[PROVIDED DATA — start]
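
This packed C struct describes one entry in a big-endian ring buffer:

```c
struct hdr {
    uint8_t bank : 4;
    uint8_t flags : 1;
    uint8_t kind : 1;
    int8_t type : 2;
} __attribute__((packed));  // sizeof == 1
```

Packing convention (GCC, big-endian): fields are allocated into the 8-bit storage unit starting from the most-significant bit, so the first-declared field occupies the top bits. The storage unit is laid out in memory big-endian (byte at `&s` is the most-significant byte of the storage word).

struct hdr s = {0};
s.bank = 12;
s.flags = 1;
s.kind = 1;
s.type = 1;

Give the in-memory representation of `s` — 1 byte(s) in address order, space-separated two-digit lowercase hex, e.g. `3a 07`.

cd

bank:4 = 12 → 0xc << 4 → word 0xc0
flags:1 = 1 → 0x1 << 3 → word 0xc8
kind:1 = 1 → 0x1 << 2 → word 0xcc
type:2 = 1 → 0x1 << 0 → word 0xcd
word = 0xcd → big-endian bytes:
  [0]=0xcd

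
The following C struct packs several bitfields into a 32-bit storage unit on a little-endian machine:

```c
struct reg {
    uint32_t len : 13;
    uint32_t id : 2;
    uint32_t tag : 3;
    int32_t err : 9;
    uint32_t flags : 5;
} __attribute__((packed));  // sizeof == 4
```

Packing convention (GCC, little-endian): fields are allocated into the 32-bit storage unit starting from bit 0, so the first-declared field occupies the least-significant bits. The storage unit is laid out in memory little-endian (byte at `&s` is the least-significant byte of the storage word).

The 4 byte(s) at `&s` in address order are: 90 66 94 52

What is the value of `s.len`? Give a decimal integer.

1680

[0]=0x90 [1]=0x66 [2]=0x94 [3]=0x52 (little-endian) → word 0x52946690
len [0+:13] = (word>>0) & 0x1fff = 1680  ←
id [13+:2] = (word>>13) & 0x3 = 3
tag [15+:3] = (word>>15) & 0x7 = 0
err [18+:9] = (word>>18) & 0x1ff = 165
flags [27+:5] = (word>>27) & 0x1f = 10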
[PROVIDED DATA — finish]
▸ WHAT YOU ARE ASKED TO DO
If a line above holds the word "starting", copy it.

▸ TASK SOLUTION
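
Packing convention (GCC, big-endian): fields are allocated into the 8-bit storage unit starting from the most-significant bit, so the first-declared field occupies the top bits. The storage unit is laid out in memory big-endian (byte at `&s` is the most-significant byte of the storage word).
Packing convention (GCC, little-endian): fields are allocated into the 32-bit storage unit starting from bit 0, so the first-declared field occupies the least-significant bits. The storage unit is laid out in memory little-endian (byte at `&s` is the least-significant byte of the storage word).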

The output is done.